* [TASK]:
From the line containing "A cylinder fitted" down to the last line of the records below, copy every line exactly. Leave out everything before it.
--- SUPPLIED ENTRIES Enclosed Below ---
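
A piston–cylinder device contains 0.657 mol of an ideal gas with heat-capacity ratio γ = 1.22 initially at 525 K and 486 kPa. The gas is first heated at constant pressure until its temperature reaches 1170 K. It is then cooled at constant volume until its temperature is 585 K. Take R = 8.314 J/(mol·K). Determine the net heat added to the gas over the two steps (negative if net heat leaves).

V₁ = nRT₁/P₁ = 0.657×8.314×525/486 = 5.90 L.
Step 1 — Isobaric: P stays 486 kPa; V/T = const ⇒ T₂ = 1170 K, V₂ = 13.1 L.
W = PΔV = 486×(13.1−5.90) kPa·L = 3520 J.
ΔU = nCvΔT = 0.657×37.8×(1170−525) = 16000 J.
Q = ΔU + W = nCpΔT = 19500 J.
State after step 1: P = 486 kPa, V = 13.1 L, T = 1170 K.
Step 2 — Isochoric: V stays 13.1 L; P/T = const ⇒ T₂ = 585 K, P₂ = 243 kPa.
W = 0 (no volume change).
ΔU = nCvΔT = 0.657×37.8×(585−1170) = -14500 J.
Q = ΔU = -14500 J.
Net over both steps: W = 3520 J, Q = 5010 J, ΔU = 1490 J.

5010 J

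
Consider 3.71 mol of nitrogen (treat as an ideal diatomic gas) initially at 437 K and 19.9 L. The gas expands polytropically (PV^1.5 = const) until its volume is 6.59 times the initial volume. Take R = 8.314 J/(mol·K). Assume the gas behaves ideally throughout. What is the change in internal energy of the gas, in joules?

-20600 J

P₁ = nRT₁/V₁ = 3.71×8.314×437/19.9 = 677 kPa.
Polytropic n=1.5: T₂ = T₁(V₁/V₂)^(n−1) = 437×(0.152)^0.50 = 170 K; P₂ = P₁(V₁/V₂)^n = 40.0 kPa.
For an ideal gas ΔU = nCvΔT with Cv = (5/2)R = 20.8 J/(mol·K).
ΔU = 3.71×20.8×(170−437) = -20600 J.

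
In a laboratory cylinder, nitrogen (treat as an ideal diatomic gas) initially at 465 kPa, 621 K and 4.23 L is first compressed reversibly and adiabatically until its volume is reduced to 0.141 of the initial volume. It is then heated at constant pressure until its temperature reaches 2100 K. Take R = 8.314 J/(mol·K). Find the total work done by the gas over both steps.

n = P₁V₁/(RT₁) = 465×4.23/(8.314×621) = 0.381 mol.
Step 1 — Adiabatic: TV^(γ−1) = const ⇒ T₂ = 621×(7.09)^0.400 = 1360 K; PV^γ = const ⇒ P₂ = 7220 kPa.
ΔU = nCvΔT = 0.381×20.8×(1360−621) = 5850 J.
Q = 0 for an adiabatic process, so W = −ΔU = -5850 J.
State after step 1: P = 7220 kPa, V = 0.596 L, T = 1360 K.
Step 2 — Isobaric: P stays 7220 kPa; V/T = const ⇒ T₂ = 2100 K, V₂ = 0.921 L.
W = PΔV = 7220×(0.921−0.596) kPa·L = 2350 J.
ΔU = nCvΔT = 0.381×20.8×(2100−1360) = 5860 J.
Q = ΔU + W = nCpΔT = 8210 J.
Net over both steps: W = -3500 J, Q = 8210 J, ΔU = 11700 J.

-3500 J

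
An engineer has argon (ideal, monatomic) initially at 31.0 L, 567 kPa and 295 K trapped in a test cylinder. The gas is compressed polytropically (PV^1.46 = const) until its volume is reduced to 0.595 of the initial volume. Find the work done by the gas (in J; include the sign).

-10300 J

n = P₁V₁/(RT₁) = 567×31.0/(8.314×295) = 7.17 mol.
Polytropic n=1.46: T₂ = T₁(V₁/V₂)^(n−1) = 295×(1.68)^0.46 = 375 K; P₂ = P₁(V₁/V₂)^n = 1210 kPa.
W = (P₁V₁−P₂V₂)/(n−1) = (567×31.0−1210×18.4)/0.46 = -10300 J.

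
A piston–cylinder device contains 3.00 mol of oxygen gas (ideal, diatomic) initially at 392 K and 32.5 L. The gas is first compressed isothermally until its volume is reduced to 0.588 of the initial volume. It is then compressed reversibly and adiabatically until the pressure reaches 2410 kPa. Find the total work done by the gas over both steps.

P₁ = nRT₁/V₁ = 3.00×8.314×392/32.5 = 301 kPa.
Step 1 — Isothermal: T stays 392 K; PV = const ⇒ V₂ = 19.1 L, P₂ = 512 kPa.
ΔU = 0 (ideal gas, T constant).
W = nRT ln(V₂/V₁) = 3.00×8.314×392×ln(0.588) = -5190 J.
Q = ΔU + W = -5190 J.
State after step 1: P = 512 kPa, V = 19.1 L, T = 392 K.
Step 2 — Adiabatic: T₂/T₁ = (P₂/P₁)^((γ−1)/γ) ⇒ T₂ = 392×(4.71)^0.286 = 610 K; V₂ = 6.32 L.
ΔU = nCvΔT = 3.00×20.8×(610−392) = 13600 J.
Q = 0 for an adiabatic process, so W = −ΔU = -13600 J.
Net over both steps: W = -18800 J, Q = -5190 J, ΔU = 13600 J.

-18800 J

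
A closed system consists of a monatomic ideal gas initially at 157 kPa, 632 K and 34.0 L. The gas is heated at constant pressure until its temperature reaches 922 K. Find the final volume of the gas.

49.6 L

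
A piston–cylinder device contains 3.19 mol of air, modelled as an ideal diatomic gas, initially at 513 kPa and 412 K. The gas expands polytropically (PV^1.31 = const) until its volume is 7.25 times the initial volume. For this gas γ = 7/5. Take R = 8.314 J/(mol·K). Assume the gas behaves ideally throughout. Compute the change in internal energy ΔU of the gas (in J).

-12500 J

V₁ = nRT₁/P₁ = 3.19×8.314×412/513 = 21.3 L.
Polytropic n=1.31: T₂ = T₁(V₁/V₂)^(n−1) = 412×(0.138)^0.31 = 223 K; P₂ = P₁(V₁/V₂)^n = 38.3 kPa.
For an ideal gas ΔU = nCvΔT with Cv = (5/2)R = 20.8 J/(mol·K).
ΔU = 3.19×20.8×(223−412) = -12500 J.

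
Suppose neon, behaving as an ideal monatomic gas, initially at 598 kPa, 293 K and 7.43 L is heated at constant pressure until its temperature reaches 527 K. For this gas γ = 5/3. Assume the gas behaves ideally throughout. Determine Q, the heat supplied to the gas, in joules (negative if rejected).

8870 J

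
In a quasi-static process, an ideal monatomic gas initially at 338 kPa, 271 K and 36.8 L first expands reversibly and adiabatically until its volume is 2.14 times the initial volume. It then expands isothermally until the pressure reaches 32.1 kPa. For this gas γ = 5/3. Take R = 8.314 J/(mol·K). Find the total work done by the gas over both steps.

n = P₁V₁/(RT₁) = 338×36.8/(8.314×271) = 5.52 mol.
Step 1 — Adiabatic: TV^(γ−1) = const ⇒ T₂ = 271×(0.467)^0.667 = 163 K; PV^γ = const ⇒ P₂ = 95.1 kPa.
ΔU = nCvΔT = 5.52×12.5×(163−271) = -7420 J.
Q = 0 for an adiabatic process, so W = −ΔU = 7420 J.
State after step 1: P = 95.1 kPa, V = 78.8 L, T = 163 K.
Step 2 — Isothermal: T stays 163 K; PV = const ⇒ V₂ = 233 L, P₂ = 32.1 kPa.
ΔU = 0 (ideal gas, T constant).
W = nRT ln(V₂/V₁) = 5.52×8.314×163×ln(2.96) = 8140 J.
Q = ΔU + W = 8140 J.
Net over both steps: W = 15600 J, Q = 8140 J, ΔU = -7420 J.

15600 J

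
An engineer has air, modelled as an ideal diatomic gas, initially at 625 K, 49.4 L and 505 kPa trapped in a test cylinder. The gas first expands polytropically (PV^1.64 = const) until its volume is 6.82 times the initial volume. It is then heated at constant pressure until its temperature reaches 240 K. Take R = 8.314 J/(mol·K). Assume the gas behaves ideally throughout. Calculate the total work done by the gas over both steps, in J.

29800 J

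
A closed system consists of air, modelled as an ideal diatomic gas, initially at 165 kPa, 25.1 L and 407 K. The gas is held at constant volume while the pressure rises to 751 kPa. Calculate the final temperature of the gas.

1850 K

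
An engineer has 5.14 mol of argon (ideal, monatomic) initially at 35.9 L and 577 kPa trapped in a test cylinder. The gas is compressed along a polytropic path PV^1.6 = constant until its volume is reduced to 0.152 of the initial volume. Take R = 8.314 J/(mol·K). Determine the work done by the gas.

-72400 J

T₁ = P₁V₁/(nR) = 577×35.9/(5.14×8.314) = 485 K.
Polytropic n=1.6: T₂ = T₁(V₁/V₂)^(n−1) = 485×(6.58)^0.60 = 1500 K; P₂ = P₁(V₁/V₂)^n = 11800 kPa.
W = (P₁V₁−P₂V₂)/(n−1) = (577×35.9−11800×5.46)/0.60 = -72400 J.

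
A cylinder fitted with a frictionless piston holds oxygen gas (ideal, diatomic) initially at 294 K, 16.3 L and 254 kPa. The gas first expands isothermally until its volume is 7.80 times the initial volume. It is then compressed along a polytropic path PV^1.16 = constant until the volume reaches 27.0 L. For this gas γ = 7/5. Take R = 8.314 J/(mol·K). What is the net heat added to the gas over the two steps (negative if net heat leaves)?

n = P₁V₁/(RT₁) = 254×16.3/(8.314×294) = 1.69 mol.
Step 1 — Isothermal: T stays 294 K; PV = const ⇒ V₂ = 127 L, P₂ = 32.6 kPa.
ΔU = 0 (ideal gas, T constant).
W = nRT ln(V₂/V₁) = 1.69×8.314×294×ln(7.80) = 8500 J.
Q = ΔU + W = 8500 J.
State after step 1: P = 32.6 kPa, V = 127 L, T = 294 K.
Step 2 — Polytropic n=1.16: T₂ = T₁(V₁/V₂)^(n−1) = 294×(4.71)^0.16 = 377 K; P₂ = P₁(V₁/V₂)^n = 196 kPa.
W = (P₁V₁−P₂V₂)/(n−1) = (32.6×127−196×27.0)/0.16 = -7280 J.
ΔU = nCvΔT = 1.69×20.8×(377−294) = 2910 J.
Q = ΔU + W = -4370 J.
Net over both steps: W = 1220 J, Q = 4140 J, ΔU = 2910 J.

4140 J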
--- End of Enclosed SUPPLIED ENTRIES ---
* [SOLUTION TO THIS TASK]:
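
A cylinder fitted with a frictionless piston holds oxygen gas (ideal, diatomic) initially at 294 K, 16.3 L and 254 kPa. The gas first expands isothermally until its volume is 7.80 times the initial volume. It is then compressed along a polytropic path PV^1.16 = constant until the volume reaches 27.0 L. For this gas γ = 7/5. Take R = 8.314 J/(mol·K). What is the net heat added to the gas over the two steps (negative if net heat leaves)?

n = P₁V₁/(RT₁) = 254×16.3/(8.314×294) = 1.69 mol.
Step 1 — Isothermal: T stays 294 K; PV = const ⇒ V₂ = 127 L, P₂ = 32.6 kPa.
ΔU = 0 (ideal gas, T constant).
W = nRT ln(V₂/V₁) = 1.69×8.314×294×ln(7.80) = 8500 J.
Q = ΔU + W = 8500 J.
State after step 1: P = 32.6 kPa, V = 127 L, T = 294 K.
Step 2 — Polytropic n=1.16: T₂ = T₁(V₁/V₂)^(n−1) = 294×(4.71)^0.16 = 377 K; P₂ = P₁(V₁/V₂)^n = 196 kPa.
W = (P₁V₁−P₂V₂)/(n−1) = (32.6×127−196×27.0)/0.16 = -7280 J.
ΔU = nCvΔT = 1.69×20.8×(377−294) = 2910 J.
Q = ΔU + W = -4370 J.
Net over both steps: W = 1220 J, Q = 4140 J, ΔU = 2910 J.

4140 J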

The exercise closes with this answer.